→ **Stored dataset items**

================================

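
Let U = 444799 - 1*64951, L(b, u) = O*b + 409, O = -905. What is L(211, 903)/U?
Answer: -95273/189924 ≈ -0.50164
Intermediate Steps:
L(b, u) = 409 - 905*b (L(b, u) = -905*b + 409 = 409 - 905*b)
U = 379848 (U = 444799 - 64951 = 379848)
L(211, 903)/U = (409 - 905*211)/379848 = (409 - 190955)*(1/379848) = -190546*1/379848 = -95273/189924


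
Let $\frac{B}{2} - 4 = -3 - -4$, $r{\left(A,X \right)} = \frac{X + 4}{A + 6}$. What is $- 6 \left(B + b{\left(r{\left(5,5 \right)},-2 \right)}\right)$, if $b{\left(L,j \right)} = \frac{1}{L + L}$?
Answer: $- \frac{191}{3} \approx -63.667$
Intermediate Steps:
$r{\left(A,X \right)} = \frac{4 + X}{6 + A}$
$b{\left(L,j \right)} = \frac{1}{2 L}$
$B = 10$ ($B = 8 + 2 \left(-3 - -4\right) = 8 + 2 \left(-3 + 4\right) = 8 + 2 \cdot 1 = 8 + 2 = 10$)
$- 6 \left(B + b{\left(r{\left(5,5 \right)},-2 \right)}\right) = - 6 \left(10 + \frac{1}{2 \frac{4 + 5}{6 + 5}}\right) = - 6 \left(10 + \frac{1}{2 \cdot \frac{1}{11} \cdot 9}\right) = - 6 \left(10 + \frac{1}{2 \cdot \frac{9}{11}}\right) = - 6 \left(10 + \frac{1}{2} \cdot \frac{11}{9}\right) = - 6 \left(10 + \frac{11}{18}\right) = \left(-6\right) \frac{191}{18} = - \frac{191}{3}$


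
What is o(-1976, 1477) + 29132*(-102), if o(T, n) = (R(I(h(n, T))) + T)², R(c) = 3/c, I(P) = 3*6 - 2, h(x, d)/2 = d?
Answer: 238686985/256 ≈ 9.3237e+5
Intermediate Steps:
h(x, d) = 2*d
I(P) = 16 (I(P) = 18 - 2 = 16)
o(T, n) = (3/16 + T)²
o(-1976, 1477) + 29132*(-102) = (3 + 16*(-1976))²/256 + 29132*(-102) = (3 - 31616)²/256 - 2971464 = (1/256)*(-31613)² - 2971464 = (1/256)*999381769 - 2971464 = 999381769/256 - 2971464 = 238686985/256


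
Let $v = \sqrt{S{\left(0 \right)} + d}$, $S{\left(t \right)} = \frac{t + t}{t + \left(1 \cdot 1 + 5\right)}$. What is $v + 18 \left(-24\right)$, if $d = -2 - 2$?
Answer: $-432 + 2 i \approx -432.0 + 2.0 i$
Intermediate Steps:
$S{\left(t \right)} = \frac{2 t}{6 + t}$ ($S{\left(t \right)} = \frac{2 t}{t + \left(1 + 5\right)} = \frac{2 t}{t + 6} = \frac{2 t}{6 + t}$)
$d = -4$
$v = 2 i$ ($v = \sqrt{2 \cdot 0 \frac{1}{6 + 0} - 4} = \sqrt{2 \cdot 0 \cdot \frac{1}{6} - 4} = \sqrt{0 - 4} = \sqrt{-4} = 2 i \approx 2.0 i$)
$v + 18 \left(-24\right) = 2 i + 18 \left(-24\right) = 2 i - 432 = -432 + 2 i$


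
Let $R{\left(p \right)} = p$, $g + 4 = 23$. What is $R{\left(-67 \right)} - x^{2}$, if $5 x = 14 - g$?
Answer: $-68$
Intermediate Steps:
$g = 19$ ($g = -4 + 23 = 19$)
$x = -1$ ($x = \frac{14 - 19}{5} = \frac{1}{5} \left(-5\right) = -1$)
$R{\left(-67 \right)} - x^{2} = -67 - \left(-1\right)^{2} = -67 - 1 = -68$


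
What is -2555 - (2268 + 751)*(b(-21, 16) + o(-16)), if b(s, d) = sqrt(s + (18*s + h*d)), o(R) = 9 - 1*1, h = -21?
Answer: -26707 - 21133*I*sqrt(15) ≈ -26707.0 - 81848.0*I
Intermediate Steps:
o(R) = 8 (o(R) = 9 - 1 = 8)
b(s, d) = sqrt(-21*d + 19*s) (b(s, d) = sqrt(s + (18*s - 21*d)) = sqrt(s + (-21*d + 18*s)) = sqrt(-21*d + 19*s))
-2555 - (2268 + 751)*(b(-21, 16) + o(-16)) = -2555 - (2268 + 751)*(sqrt(-21*16 + 19*(-21)) + 8) = -2555 - 3019*(sqrt(-336 - 399) + 8) = -2555 - 3019*(sqrt(-735) + 8) = -2555 - 3019*(7*I*sqrt(15) + 8) = -2555 - 3019*(8 + 7*I*sqrt(15)) = -2555 - (24152 + 21133*I*sqrt(15)) = -2555 + (-24152 - 21133*I*sqrt(15)) = -26707 - 21133*I*sqrt(15)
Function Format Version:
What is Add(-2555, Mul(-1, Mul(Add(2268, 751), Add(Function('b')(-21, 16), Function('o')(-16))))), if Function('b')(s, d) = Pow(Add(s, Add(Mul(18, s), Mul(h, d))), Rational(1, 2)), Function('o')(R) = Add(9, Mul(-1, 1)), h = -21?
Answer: Add(-26707, Mul(-21133, I, Pow(15, Rational(1, 2)))) ≈ Add(-26707., Mul(-81848., I))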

================================

→ **PROMPT**
Which of the lines in the data hold the string "Answer"? Report each of them by copying it.

→ **SOLUTION TO THIS TASK**
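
Answer: -95273/189924 ≈ -0.50164
Answer: $- \frac{191}{3} \approx -63.667$
Answer: 238686985/256 ≈ 9.3237e+5
Answer: $-432 + 2 i \approx -432.0 + 2.0 i$
Answer: $-68$
Answer: -26707 - 21133*I*sqrt(15) ≈ -26707.0 - 81848.0*I
Answer: Add(-26707, Mul(-21133, I, Pow(15, Rational(1, 2)))) ≈ Add(-26707., Mul(-81848., I))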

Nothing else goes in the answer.